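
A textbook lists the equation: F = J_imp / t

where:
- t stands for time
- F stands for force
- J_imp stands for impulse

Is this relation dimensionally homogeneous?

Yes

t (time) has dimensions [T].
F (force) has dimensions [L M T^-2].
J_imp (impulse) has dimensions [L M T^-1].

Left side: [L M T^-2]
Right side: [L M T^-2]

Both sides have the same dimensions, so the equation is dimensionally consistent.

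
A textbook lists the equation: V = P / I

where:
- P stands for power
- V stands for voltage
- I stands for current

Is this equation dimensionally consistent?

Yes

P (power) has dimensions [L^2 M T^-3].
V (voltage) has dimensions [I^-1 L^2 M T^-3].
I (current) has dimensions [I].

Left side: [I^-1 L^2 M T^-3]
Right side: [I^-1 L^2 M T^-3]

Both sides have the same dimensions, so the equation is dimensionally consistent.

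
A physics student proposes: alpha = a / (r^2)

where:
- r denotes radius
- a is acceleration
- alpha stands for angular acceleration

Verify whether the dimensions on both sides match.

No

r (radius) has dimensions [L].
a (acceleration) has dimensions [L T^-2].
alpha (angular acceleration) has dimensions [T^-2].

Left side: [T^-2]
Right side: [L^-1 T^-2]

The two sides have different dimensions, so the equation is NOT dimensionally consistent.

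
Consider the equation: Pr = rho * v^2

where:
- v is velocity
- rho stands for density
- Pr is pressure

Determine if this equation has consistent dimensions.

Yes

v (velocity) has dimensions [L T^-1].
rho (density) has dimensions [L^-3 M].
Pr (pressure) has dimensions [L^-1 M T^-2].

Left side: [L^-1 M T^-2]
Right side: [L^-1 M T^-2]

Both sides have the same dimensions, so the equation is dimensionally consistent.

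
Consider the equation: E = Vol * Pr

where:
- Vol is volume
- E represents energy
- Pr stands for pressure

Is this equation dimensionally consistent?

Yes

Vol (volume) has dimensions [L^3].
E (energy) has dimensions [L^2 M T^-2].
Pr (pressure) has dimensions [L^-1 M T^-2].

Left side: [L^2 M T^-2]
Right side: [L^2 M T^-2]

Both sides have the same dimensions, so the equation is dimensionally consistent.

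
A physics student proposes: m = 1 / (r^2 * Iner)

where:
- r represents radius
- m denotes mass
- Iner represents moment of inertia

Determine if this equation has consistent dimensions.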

▬▬▬▬▬▬▬▬▬▬

◆ **YOUR TASK**:
Pull every line containing the word "student" out of the material.

◆ **WRITTEN RESPONSE**:
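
A physics student proposes: alpha = a / (r^2)
A physics student proposes: m = 1 / (r^2 * Iner)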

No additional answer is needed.